Each entry below is to be copied out exactly and in full.
====== Dataset entries ======
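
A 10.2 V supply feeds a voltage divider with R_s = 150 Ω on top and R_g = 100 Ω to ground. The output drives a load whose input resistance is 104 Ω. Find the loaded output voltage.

V_out ≈ 2.59 V

The load sits in parallel with R_g: R_g‖R_L = (100 × 104) / (100 + 104) = 50.98 Ω.
V_out = 10.2 × 50.98 / (150 + 50.98) = 10.2 × 50.98/201.0 = 2.59 V.
(Unloaded it would have been 4.08 V.)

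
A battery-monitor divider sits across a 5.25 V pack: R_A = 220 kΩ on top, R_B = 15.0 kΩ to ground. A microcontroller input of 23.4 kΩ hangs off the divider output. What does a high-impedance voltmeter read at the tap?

The load sits in parallel with R_B: R_B‖R_L = (15.0 × 23.4) / (15.0 + 23.4) = 9.141 kΩ.
V_out = 5.25 × 9.141 / (220 + 9.141) = 5.25 × 9.141/229.1 = 0.209 V.

V_out ≈ 0.209 V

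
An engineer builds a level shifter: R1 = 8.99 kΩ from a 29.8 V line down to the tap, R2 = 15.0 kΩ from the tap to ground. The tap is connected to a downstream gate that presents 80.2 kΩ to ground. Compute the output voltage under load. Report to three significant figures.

V_out ≈ 17.4 V

The load sits in parallel with R2: R2‖R_L = (15.0 × 80.2) / (15.0 + 80.2) = 12.64 kΩ.
V_out = 29.8 × 12.64 / (8.99 + 12.64) = 29.8 × 12.64/21.63 = 17.4 V.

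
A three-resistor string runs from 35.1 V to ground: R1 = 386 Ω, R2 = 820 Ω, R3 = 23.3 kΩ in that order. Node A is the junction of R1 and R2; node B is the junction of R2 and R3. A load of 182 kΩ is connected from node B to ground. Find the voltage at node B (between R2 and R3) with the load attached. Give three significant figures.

At node B, R3 is in parallel with the load: R3‖R_L = 20660 Ω.
Below node A the resistance is R2 + (R3‖R_L) = 21480 Ω, so V_A = 35.1 × 21480/21860 = 34.48 V.
Then V_B = V_A × (R3‖R_L)/(R2 + R3‖R_L) = 34.48 × 20660/21480 = 33.2 V.

V ≈ 33.2 V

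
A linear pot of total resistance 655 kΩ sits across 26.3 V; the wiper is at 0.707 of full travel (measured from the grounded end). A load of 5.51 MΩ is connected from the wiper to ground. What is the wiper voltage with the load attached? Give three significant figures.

V ≈ 18.1 V

The wiper splits the pot into (1−α)R = 191.9 kΩ above and αR = 463.1 kΩ below.
Lower section ‖ load = 427.2 kΩ.
V_wiper = 26.3 × 427.2/(191.9 + 427.2) = 18.1 V.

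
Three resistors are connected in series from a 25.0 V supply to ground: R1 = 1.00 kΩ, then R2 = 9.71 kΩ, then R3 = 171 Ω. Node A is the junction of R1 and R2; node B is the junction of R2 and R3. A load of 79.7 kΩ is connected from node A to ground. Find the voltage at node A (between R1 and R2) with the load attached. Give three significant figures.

Below node A the series string R2+R3 = 9881 Ω sits in parallel with the 79700 Ω load: 8791 Ω.
V_A = 25.0 × 8791/(1000 + 8791) = 22.4 V.

V ≈ 22.4 V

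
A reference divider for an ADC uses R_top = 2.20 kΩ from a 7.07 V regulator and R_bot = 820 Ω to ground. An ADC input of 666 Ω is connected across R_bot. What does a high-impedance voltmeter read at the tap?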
======
• Response to the task:
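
A 10.2 V supply feeds a voltage divider with R_s = 150 Ω on top and R_g = 100 Ω to ground. The output drives a load whose input resistance is 104 Ω. Find the loaded output voltage.

V_out ≈ 2.59 V

The load sits in parallel with R_g: R_g‖R_L = (100 × 104) / (100 + 104) = 50.98 Ω.
V_out = 10.2 × 50.98 / (150 + 50.98) = 10.2 × 50.98/201.0 = 2.59 V.
(Unloaded it would have been 4.08 V.)

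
A battery-monitor divider sits across a 5.25 V pack: R_A = 220 kΩ on top, R_B = 15.0 kΩ to ground. A microcontroller input of 23.4 kΩ hangs off the divider output. What does a high-impedance voltmeter read at the tap?

The load sits in parallel with R_B: R_B‖R_L = (15.0 × 23.4) / (15.0 + 23.4) = 9.141 kΩ.
V_out = 5.25 × 9.141 / (220 + 9.141) = 5.25 × 9.141/229.1 = 0.209 V.

V_out ≈ 0.209 V

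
An engineer builds a level shifter: R1 = 8.99 kΩ from a 29.8 V line down to the tap, R2 = 15.0 kΩ from the tap to ground. The tap is connected to a downstream gate that presents 80.2 kΩ to ground. Compute the output voltage under load. Report to three significant figures.

V_out ≈ 17.4 V

The load sits in parallel with R2: R2‖R_L = (15.0 × 80.2) / (15.0 + 80.2) = 12.64 kΩ.
V_out = 29.8 × 12.64 / (8.99 + 12.64) = 29.8 × 12.64/21.63 = 17.4 V.

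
A three-resistor string runs from 35.1 V to ground: R1 = 386 Ω, R2 = 820 Ω, R3 = 23.3 kΩ in that order. Node A is the junction of R1 and R2; node B is the junction of R2 and R3. A load of 182 kΩ is connected from node B to ground. Find the voltage at node B (between R2 and R3) with the load attached. Give three significant figures.

At node B, R3 is in parallel with the load: R3‖R_L = 20660 Ω.
Below node A the resistance is R2 + (R3‖R_L) = 21480 Ω, so V_A = 35.1 × 21480/21860 = 34.48 V.
Then V_B = V_A × (R3‖R_L)/(R2 + R3‖R_L) = 34.48 × 20660/21480 = 33.2 V.

V ≈ 33.2 V

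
A linear pot of total resistance 655 kΩ sits across 26.3 V; the wiper is at 0.707 of full travel (measured from the grounded end). A load of 5.51 MΩ is connected from the wiper to ground. What is the wiper voltage with the load attached? Give three significant figures.

V ≈ 18.1 V

The wiper splits the pot into (1−α)R = 191.9 kΩ above and αR = 463.1 kΩ below.
Lower section ‖ load = 427.2 kΩ.
V_wiper = 26.3 × 427.2/(191.9 + 427.2) = 18.1 V.

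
Three resistors are connected in series from a 25.0 V supply to ground: R1 = 1.00 kΩ, then R2 = 9.71 kΩ, then R3 = 171 Ω. Node A is the junction of R1 and R2; node B is the junction of R2 and R3. A load of 79.7 kΩ is connected from node A to ground. Find the voltage at node A (between R1 and R2) with the load attached. Give three significant figures.

Below node A the series string R2+R3 = 9881 Ω sits in parallel with the 79700 Ω load: 8791 Ω.
V_A = 25.0 × 8791/(1000 + 8791) = 22.4 V.

V ≈ 22.4 V

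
A reference divider for an ADC uses R_top = 2.20 kΩ from a 7.07 V regulator and R_bot = 820 Ω to ground. An ADC input of 666 Ω is connected across R_bot. What does a high-impedance voltmeter read at the tap?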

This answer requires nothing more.